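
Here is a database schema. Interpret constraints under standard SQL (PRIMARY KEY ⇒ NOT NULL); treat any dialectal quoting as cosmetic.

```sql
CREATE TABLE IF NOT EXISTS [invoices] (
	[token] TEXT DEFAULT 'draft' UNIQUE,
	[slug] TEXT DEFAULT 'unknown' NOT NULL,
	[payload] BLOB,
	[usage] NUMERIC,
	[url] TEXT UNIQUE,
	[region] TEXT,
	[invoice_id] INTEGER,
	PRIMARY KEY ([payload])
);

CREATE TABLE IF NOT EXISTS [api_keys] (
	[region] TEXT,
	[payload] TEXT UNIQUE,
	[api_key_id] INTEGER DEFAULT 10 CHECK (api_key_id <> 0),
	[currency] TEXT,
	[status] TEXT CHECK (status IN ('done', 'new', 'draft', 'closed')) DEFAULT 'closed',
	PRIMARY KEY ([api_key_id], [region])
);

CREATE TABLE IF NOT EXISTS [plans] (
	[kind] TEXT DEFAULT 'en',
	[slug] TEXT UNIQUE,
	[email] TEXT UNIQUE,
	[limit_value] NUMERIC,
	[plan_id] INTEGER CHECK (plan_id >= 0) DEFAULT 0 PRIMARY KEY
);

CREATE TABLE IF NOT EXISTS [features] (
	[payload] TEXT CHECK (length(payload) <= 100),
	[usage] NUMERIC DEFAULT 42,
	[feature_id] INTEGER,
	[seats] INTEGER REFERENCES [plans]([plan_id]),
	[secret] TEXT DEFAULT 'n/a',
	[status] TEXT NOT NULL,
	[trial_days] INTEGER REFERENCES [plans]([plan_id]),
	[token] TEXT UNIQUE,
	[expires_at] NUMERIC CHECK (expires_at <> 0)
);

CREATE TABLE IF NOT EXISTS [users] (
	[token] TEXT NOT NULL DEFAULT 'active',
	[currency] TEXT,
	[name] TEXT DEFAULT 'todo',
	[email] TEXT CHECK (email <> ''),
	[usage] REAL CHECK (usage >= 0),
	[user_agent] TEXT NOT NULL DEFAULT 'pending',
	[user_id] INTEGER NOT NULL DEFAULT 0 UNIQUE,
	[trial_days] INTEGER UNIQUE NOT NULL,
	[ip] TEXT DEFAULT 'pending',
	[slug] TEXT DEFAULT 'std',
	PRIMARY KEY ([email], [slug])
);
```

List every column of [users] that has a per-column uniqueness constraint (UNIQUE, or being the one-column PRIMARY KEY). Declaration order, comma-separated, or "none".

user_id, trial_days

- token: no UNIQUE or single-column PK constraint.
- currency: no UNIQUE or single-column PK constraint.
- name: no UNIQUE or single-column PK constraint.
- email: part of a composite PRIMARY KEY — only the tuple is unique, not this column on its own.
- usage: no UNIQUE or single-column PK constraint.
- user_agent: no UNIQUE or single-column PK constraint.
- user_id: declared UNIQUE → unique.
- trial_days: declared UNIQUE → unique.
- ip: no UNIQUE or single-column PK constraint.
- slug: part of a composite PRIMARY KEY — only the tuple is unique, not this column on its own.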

---

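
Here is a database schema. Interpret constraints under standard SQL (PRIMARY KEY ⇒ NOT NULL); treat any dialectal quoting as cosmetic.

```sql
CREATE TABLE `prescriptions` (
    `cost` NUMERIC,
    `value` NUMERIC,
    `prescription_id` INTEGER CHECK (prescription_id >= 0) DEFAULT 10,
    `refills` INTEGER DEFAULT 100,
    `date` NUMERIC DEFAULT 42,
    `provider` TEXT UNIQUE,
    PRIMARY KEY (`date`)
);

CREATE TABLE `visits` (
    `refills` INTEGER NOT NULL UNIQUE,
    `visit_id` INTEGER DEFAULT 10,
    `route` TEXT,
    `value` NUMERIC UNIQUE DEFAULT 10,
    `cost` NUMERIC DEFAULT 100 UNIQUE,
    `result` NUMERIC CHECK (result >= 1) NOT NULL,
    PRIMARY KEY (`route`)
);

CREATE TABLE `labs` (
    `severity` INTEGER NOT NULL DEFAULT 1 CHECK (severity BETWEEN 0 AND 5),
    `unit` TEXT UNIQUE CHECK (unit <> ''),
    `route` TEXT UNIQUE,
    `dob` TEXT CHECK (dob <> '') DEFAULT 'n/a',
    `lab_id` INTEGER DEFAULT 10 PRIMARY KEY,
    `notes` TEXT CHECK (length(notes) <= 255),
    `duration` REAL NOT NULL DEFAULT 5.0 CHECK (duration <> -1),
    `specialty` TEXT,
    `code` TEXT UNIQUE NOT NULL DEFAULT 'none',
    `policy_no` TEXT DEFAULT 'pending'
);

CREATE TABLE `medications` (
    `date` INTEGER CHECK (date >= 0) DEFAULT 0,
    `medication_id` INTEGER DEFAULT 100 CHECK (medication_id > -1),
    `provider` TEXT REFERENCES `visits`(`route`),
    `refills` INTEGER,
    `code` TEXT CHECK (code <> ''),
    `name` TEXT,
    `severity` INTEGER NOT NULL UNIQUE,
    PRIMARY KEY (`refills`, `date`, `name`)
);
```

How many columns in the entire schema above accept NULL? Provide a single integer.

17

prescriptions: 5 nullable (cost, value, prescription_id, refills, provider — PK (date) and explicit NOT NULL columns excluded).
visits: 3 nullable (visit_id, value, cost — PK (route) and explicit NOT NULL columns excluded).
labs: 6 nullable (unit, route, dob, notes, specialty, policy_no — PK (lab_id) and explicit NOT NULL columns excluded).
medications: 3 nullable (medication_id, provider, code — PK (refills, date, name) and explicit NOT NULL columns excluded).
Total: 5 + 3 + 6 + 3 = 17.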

* * *

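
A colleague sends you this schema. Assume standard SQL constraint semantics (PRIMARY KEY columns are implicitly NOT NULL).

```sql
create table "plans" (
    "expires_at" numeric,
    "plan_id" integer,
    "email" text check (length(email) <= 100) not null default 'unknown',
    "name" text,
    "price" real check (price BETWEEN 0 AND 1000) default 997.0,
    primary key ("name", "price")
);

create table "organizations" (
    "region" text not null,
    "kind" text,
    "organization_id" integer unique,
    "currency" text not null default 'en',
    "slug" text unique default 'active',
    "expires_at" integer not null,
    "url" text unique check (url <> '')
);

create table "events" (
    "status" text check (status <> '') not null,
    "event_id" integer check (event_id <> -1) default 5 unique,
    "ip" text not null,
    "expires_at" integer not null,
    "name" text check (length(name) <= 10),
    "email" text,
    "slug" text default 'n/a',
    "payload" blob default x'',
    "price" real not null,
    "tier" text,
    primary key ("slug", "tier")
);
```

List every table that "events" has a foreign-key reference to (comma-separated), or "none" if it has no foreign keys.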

EXERCISE DIRECTIONS. Using the data above, tally each line that has the string "region" and report only the sum.

TASK RESULT. 4